- _What the task requires_
Keep every line in which "into" occurs and drop the rest of the data.

Stored data entries:
# # # # #
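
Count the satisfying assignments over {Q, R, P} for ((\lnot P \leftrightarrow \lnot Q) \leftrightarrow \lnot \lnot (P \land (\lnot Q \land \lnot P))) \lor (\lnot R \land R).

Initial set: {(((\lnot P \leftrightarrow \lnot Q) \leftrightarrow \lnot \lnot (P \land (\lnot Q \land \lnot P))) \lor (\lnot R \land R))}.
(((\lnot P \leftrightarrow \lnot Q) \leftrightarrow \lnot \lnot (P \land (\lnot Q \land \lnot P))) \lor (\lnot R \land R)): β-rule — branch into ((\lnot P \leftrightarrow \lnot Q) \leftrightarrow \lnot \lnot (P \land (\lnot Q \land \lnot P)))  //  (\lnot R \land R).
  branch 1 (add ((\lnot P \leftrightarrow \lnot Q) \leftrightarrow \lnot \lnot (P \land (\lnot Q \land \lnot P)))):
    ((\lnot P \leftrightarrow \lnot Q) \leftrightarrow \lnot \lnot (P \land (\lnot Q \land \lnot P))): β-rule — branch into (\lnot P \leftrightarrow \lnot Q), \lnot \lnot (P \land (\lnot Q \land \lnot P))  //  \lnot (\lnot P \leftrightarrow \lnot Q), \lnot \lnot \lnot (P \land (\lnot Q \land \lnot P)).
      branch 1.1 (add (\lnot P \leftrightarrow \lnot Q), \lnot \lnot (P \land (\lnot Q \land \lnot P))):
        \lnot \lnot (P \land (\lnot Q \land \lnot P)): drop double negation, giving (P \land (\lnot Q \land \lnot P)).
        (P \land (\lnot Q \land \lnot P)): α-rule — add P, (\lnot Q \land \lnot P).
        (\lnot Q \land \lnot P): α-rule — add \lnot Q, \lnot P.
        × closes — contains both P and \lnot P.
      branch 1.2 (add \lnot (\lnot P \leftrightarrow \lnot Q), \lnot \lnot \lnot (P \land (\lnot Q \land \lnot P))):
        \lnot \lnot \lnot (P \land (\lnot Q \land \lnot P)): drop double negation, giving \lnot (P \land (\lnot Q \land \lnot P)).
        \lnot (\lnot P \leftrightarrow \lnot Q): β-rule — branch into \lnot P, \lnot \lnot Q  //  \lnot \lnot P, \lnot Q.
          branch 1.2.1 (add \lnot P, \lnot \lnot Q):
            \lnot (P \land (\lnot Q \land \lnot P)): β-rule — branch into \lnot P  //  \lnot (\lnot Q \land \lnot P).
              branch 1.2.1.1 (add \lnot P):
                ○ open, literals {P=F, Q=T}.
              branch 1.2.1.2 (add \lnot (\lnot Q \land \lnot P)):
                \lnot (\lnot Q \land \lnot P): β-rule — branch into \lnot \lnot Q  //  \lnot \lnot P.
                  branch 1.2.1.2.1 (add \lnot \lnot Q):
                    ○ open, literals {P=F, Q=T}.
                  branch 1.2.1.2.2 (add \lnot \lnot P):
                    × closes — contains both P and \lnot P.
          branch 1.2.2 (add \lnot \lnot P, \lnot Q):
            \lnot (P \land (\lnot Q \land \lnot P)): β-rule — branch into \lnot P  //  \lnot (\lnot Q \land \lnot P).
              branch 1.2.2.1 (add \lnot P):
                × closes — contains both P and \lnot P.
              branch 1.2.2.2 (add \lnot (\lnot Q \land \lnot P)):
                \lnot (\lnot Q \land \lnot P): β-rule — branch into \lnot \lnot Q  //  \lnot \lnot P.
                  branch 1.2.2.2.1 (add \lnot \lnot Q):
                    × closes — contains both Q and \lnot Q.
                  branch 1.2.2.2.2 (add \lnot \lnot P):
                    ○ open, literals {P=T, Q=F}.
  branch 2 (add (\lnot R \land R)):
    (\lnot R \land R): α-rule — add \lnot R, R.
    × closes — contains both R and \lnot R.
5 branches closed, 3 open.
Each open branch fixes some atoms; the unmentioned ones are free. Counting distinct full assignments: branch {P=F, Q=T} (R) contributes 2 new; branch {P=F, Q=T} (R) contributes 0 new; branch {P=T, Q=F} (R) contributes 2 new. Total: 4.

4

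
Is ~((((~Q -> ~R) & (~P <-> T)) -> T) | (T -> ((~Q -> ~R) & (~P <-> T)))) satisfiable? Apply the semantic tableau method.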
# # # # #
- _Solution_
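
(((\lnot P \leftrightarrow \lnot Q) \leftrightarrow \lnot \lnot (P \land (\lnot Q \land \lnot P))) \lor (\lnot R \land R)): β-rule — branch into ((\lnot P \leftrightarrow \lnot Q) \leftrightarrow \lnot \lnot (P \land (\lnot Q \land \lnot P)))  //  (\lnot R \land R).
    ((\lnot P \leftrightarrow \lnot Q) \leftrightarrow \lnot \lnot (P \land (\lnot Q \land \lnot P))): β-rule — branch into (\lnot P \leftrightarrow \lnot Q), \lnot \lnot (P \land (\lnot Q \land \lnot P))  //  \lnot (\lnot P \leftrightarrow \lnot Q), \lnot \lnot \lnot (P \land (\lnot Q \land \lnot P)).
        \lnot (\lnot P \leftrightarrow \lnot Q): β-rule — branch into \lnot P, \lnot \lnot Q  //  \lnot \lnot P, \lnot Q.
            \lnot (P \land (\lnot Q \land \lnot P)): β-rule — branch into \lnot P  //  \lnot (\lnot Q \land \lnot P).
                \lnot (\lnot Q \land \lnot P): β-rule — branch into \lnot \lnot Q  //  \lnot \lnot P.
            \lnot (P \land (\lnot Q \land \lnot P)): β-rule — branch into \lnot P  //  \lnot (\lnot Q \land \lnot P).
                \lnot (\lnot Q \land \lnot P): β-rule — branch into \lnot \lnot Q  //  \lnot \lnot P.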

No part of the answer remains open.